What you need to do: From the first line to the last, give the listing again exactly.

Supplied data:
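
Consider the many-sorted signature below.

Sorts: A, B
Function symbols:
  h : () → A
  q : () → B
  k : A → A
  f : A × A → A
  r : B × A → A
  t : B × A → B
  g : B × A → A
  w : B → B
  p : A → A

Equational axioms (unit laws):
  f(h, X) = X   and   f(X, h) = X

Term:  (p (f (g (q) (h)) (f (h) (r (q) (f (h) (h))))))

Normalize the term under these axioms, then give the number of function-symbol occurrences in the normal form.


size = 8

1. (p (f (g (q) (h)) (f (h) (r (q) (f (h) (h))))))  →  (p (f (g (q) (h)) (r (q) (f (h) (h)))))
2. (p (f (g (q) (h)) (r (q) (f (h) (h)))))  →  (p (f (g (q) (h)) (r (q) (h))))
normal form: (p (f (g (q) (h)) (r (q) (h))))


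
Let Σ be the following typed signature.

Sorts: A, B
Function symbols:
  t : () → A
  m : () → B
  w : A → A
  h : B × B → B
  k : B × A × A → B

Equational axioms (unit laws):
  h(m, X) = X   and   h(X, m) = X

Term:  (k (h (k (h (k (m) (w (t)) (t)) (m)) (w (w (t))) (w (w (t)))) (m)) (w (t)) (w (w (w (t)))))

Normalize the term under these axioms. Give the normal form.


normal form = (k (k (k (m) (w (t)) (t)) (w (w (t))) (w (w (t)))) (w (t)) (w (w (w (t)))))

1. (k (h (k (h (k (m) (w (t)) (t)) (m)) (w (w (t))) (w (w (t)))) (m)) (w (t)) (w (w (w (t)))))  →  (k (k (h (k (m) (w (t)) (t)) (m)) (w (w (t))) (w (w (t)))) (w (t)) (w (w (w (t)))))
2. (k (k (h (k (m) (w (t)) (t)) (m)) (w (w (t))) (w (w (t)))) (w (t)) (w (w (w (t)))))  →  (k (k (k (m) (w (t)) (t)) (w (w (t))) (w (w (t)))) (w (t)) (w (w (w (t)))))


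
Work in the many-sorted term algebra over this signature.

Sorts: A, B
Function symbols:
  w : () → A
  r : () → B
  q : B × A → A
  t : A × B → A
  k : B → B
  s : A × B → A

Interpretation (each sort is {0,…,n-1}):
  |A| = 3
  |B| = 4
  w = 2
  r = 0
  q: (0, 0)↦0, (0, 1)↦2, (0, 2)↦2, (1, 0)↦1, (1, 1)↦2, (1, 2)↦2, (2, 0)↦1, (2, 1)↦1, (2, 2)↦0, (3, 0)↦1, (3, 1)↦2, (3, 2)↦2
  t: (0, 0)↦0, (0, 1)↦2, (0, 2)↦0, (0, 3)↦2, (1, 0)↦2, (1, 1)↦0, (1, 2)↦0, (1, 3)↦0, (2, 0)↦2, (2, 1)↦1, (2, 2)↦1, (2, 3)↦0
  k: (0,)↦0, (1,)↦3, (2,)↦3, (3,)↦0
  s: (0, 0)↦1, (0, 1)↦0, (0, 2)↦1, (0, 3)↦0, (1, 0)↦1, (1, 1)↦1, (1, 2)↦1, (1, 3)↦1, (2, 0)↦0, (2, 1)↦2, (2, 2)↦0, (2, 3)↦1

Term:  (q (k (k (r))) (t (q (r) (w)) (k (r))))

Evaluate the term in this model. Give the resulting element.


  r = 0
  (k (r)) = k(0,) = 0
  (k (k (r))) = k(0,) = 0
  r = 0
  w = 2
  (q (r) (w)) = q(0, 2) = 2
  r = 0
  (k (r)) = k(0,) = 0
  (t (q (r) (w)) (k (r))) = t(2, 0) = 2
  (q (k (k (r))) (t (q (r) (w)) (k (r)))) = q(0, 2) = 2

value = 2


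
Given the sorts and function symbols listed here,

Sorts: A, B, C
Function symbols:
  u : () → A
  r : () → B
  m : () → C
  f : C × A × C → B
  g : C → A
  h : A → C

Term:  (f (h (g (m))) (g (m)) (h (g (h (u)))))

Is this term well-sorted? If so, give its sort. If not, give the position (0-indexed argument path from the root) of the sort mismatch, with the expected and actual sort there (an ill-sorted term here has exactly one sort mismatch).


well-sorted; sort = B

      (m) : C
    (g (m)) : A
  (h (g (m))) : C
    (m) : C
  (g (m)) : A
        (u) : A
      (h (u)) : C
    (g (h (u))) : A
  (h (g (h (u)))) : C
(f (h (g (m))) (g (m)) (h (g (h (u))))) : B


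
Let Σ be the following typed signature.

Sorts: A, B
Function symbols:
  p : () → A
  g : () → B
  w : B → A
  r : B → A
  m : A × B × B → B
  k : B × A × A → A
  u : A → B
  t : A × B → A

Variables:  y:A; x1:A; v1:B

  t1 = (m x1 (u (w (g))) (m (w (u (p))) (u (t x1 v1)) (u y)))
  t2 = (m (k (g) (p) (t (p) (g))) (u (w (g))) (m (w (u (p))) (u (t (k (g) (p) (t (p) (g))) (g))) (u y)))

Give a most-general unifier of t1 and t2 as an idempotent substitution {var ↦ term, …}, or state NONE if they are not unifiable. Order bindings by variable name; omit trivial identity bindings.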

Exercise result:
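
Consider the many-sorted signature below.

Sorts: A, B
Function symbols:
  h : () → A
  q : () → B
  k : A → A
  f : A × A → A
  r : B × A → A
  t : B × A → B
  g : B × A → A
  w : B → B
  p : A → A

Equational axioms (unit laws):
  f(h, X) = X   and   f(X, h) = X

Term:  (p (f (g (q) (h)) (f (h) (r (q) (f (h) (h))))))

Normalize the term under these axioms, then give the number of function-symbol occurrences in the normal form.


size = 8

1. (p (f (g (q) (h)) (f (h) (r (q) (f (h) (h))))))  →  (p (f (g (q) (h)) (r (q) (f (h) (h)))))
2. (p (f (g (q) (h)) (r (q) (f (h) (h)))))  →  (p (f (g (q) (h)) (r (q) (h))))
normal form: (p (f (g (q) (h)) (r (q) (h))))


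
Let Σ be the following typed signature.

Sorts: A, B
Function symbols:
  t : () → A
  m : () → B
  w : A → A
  h : B × B → B
  k : B × A × A → B

Equational axioms (unit laws):
  h(m, X) = X   and   h(X, m) = X

Term:  (k (h (k (h (k (m) (w (t)) (t)) (m)) (w (w (t))) (w (w (t)))) (m)) (w (t)) (w (w (w (t)))))

Normalize the term under these axioms. Give the normal form.


normal form = (k (k (k (m) (w (t)) (t)) (w (w (t))) (w (w (t)))) (w (t)) (w (w (w (t)))))

1. (k (h (k (h (k (m) (w (t)) (t)) (m)) (w (w (t))) (w (w (t)))) (m)) (w (t)) (w (w (w (t)))))  →  (k (k (h (k (m) (w (t)) (t)) (m)) (w (w (t))) (w (w (t)))) (w (t)) (w (w (w (t)))))
2. (k (k (h (k (m) (w (t)) (t)) (m)) (w (w (t))) (w (w (t)))) (w (t)) (w (w (w (t)))))  →  (k (k (k (m) (w (t)) (t)) (w (w (t))) (w (w (t)))) (w (t)) (w (w (w (t)))))


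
Work in the many-sorted term algebra over this signature.

Sorts: A, B
Function symbols:
  w : () → A
  r : () → B
  q : B × A → A
  t : A × B → A
  k : B → B
  s : A × B → A

Interpretation (each sort is {0,…,n-1}):
  |A| = 3
  |B| = 4
  w = 2
  r = 0
  q: (0, 0)↦0, (0, 1)↦2, (0, 2)↦2, (1, 0)↦1, (1, 1)↦2, (1, 2)↦2, (2, 0)↦1, (2, 1)↦1, (2, 2)↦0, (3, 0)↦1, (3, 1)↦2, (3, 2)↦2
  t: (0, 0)↦0, (0, 1)↦2, (0, 2)↦0, (0, 3)↦2, (1, 0)↦2, (1, 1)↦0, (1, 2)↦0, (1, 3)↦0, (2, 0)↦2, (2, 1)↦1, (2, 2)↦1, (2, 3)↦0
  k: (0,)↦0, (1,)↦3, (2,)↦3, (3,)↦0
  s: (0, 0)↦1, (0, 1)↦0, (0, 2)↦1, (0, 3)↦0, (1, 0)↦1, (1, 1)↦1, (1, 2)↦1, (1, 3)↦1, (2, 0)↦0, (2, 1)↦2, (2, 2)↦0, (2, 3)↦1

Term:  (q (k (k (r))) (t (q (r) (w)) (k (r))))

Evaluate the term in this model. Give the resulting element.


  r = 0
  (k (r)) = k(0,) = 0
  (k (k (r))) = k(0,) = 0
  r = 0
  w = 2
  (q (r) (w)) = q(0, 2) = 2
  r = 0
  (k (r)) = k(0,) = 0
  (t (q (r) (w)) (k (r))) = t(2, 0) = 2
  (q (k (k (r))) (t (q (r) (w)) (k (r)))) = q(0, 2) = 2

value = 2


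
Given the sorts and function symbols listed here,

Sorts: A, B, C
Function symbols:
  u : () → A
  r : () → B
  m : () → C
  f : C × A × C → B
  g : C → A
  h : A → C

Term:  (f (h (g (m))) (g (m)) (h (g (h (u)))))

Is this term well-sorted? If so, give its sort. If not, give the position (0-indexed argument path from the root) of the sort mismatch, with the expected and actual sort there (an ill-sorted term here has exactly one sort mismatch).


well-sorted; sort = B

      (m) : C
    (g (m)) : A
  (h (g (m))) : C
    (m) : C
  (g (m)) : A
        (u) : A
      (h (u)) : C
    (g (h (u))) : A
  (h (g (h (u)))) : C
(f (h (g (m))) (g (m)) (h (g (h (u))))) : B


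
Let Σ be the following typed signature.

Sorts: A, B
Function symbols:
  p : () → A
  g : () → B
  w : B → A
  r : B → A
  m : A × B × B → B
  k : B × A × A → A
  u : A → B
  t : A × B → A

Variables:  y:A; x1:A; v1:B

  t1 = (m x1 (u (w (g))) (m (w (u (p))) (u (t x1 v1)) (u y)))
  t2 = (m (k (g) (p) (t (p) (g))) (u (w (g))) (m (w (u (p))) (u (t (k (g) (p) (t (p) (g))) (g))) (u y)))

Give a most-general unifier of t1 and t2 as an idempotent substitution {var ↦ term, …}, or state NONE if they are not unifiable. Order bindings by variable name; omit trivial identity bindings.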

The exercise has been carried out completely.